Collected data
※

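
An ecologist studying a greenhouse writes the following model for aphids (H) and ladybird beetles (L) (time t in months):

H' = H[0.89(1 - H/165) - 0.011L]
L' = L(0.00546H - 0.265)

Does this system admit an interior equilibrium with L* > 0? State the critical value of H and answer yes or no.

The predator equation gives dL/dt > 0 only when H > 0.265/0.00546 = 48.5.
Without the predator, H → K = 165. Since 165 > 48.5, the predator can invade and persist.

Threshold H = 48.5; K > 48.5, so yes, the predator persists.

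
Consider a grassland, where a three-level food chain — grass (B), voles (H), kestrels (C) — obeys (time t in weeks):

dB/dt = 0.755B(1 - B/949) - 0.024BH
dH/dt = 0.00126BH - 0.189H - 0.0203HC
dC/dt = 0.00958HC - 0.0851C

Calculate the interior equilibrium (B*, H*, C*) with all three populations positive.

From dC/dt = 0: 0.00958H* = 0.0851, so H* = 8.88.
From dB/dt = 0: 0.755(1 - B*/949) = 0.024·8.88, giving B* = 949·(1 - 0.282) = 681.
From dH/dt = 0: 0.00126·681 - 0.189 = 0.0203C*, so C* = 0.669/0.0203 = 33.

B* ≈ 681, H* ≈ 8.88, C* ≈ 33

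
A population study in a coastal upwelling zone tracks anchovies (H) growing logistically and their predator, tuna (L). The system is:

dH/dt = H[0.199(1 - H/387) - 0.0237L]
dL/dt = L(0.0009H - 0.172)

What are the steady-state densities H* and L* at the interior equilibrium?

From dL/dt = 0 with L > 0: 0.0009H* = 0.172, so H* = 191.
Substitute into dH/dt = 0: 0.199(1 - 191/387) = 0.0237L*.
The bracket is 0.506, giving L* = 0.101/0.0237 = 4.25.

H* ≈ 191, L* ≈ 4.25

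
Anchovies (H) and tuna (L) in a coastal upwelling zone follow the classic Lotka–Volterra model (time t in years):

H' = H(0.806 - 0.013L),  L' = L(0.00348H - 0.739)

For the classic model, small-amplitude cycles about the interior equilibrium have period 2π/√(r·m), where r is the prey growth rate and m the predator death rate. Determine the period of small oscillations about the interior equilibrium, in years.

Here r = 0.806 and m = 0.739, so r·m = 0.596.
ω = √0.596 = 0.772 per year, hence T = 2π/ω ≈ 8.14 years.

T ≈ 8.14 years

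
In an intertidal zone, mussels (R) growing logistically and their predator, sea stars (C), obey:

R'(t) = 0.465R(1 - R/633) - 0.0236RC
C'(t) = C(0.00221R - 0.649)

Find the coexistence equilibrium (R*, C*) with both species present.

R* ≈ 294, C* ≈ 10.6

From dC/dt = 0 with C > 0: 0.00221R* = 0.649, so R* = 294.
Substitute into dR/dt = 0: 0.465(1 - 294/633) = 0.0236C*.
The bracket is 0.536, giving C* = 0.249/0.0236 = 10.6.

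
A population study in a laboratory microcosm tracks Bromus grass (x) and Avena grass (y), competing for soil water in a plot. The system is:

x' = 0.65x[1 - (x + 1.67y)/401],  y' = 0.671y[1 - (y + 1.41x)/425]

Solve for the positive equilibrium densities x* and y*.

Setting both brackets to zero gives the nullclines x + 1.67y = 401 and 1.41x + y = 425.
Substituting y = 425 - 1.41x into the first: x(1 - 1.67·1.41) = 401 - 1.67·425.
So x* = -309/-1.35 = 228, and then y* = 425 - 1.41·228 = 104.

x* ≈ 228, y* ≈ 104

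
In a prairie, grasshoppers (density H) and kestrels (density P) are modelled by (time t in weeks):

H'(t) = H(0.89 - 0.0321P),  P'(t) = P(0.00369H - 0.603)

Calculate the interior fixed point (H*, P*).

H* ≈ 163, P* ≈ 27.7

Set dP/dt = 0 with P > 0: 0.00369H - 0.603 = 0, so H* = 0.603/0.00369 = 163.
Set dH/dt = 0 with H > 0: 0.89 - 0.0321P = 0, so P* = 0.89/0.0321 = 27.7.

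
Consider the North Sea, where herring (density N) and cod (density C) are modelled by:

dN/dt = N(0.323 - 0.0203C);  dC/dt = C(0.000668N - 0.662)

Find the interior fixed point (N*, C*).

Set dC/dt = 0 with C > 0: 0.000668N - 0.662 = 0, so N* = 0.662/0.000668 = 991.
Set dN/dt = 0 with N > 0: 0.323 - 0.0203C = 0, so C* = 0.323/0.0203 = 15.9.

N* ≈ 991, C* ≈ 15.9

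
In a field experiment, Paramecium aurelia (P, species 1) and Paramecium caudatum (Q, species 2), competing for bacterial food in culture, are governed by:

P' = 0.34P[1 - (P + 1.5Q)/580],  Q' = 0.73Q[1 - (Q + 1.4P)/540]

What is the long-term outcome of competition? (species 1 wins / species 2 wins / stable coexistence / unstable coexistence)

Compare the nullcline intercepts: K1/α12 = 580/1.5 = 387 < K2 = 540; K2/α21 = 540/1.4 = 386 < K1 = 580.
Since both are reversed, neither can invade when rare; the interior point is a saddle.

unstable coexistence (outcome depends on initial conditions)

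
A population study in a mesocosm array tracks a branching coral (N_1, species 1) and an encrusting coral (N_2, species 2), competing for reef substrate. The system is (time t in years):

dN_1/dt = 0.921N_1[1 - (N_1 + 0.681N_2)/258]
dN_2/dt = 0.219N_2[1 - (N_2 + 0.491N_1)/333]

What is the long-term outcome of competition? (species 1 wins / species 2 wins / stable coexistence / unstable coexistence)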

※

# Task item
Check every line of the data for the string "kestrels". Give the number of lines that have it, and only that.

# Task answer
2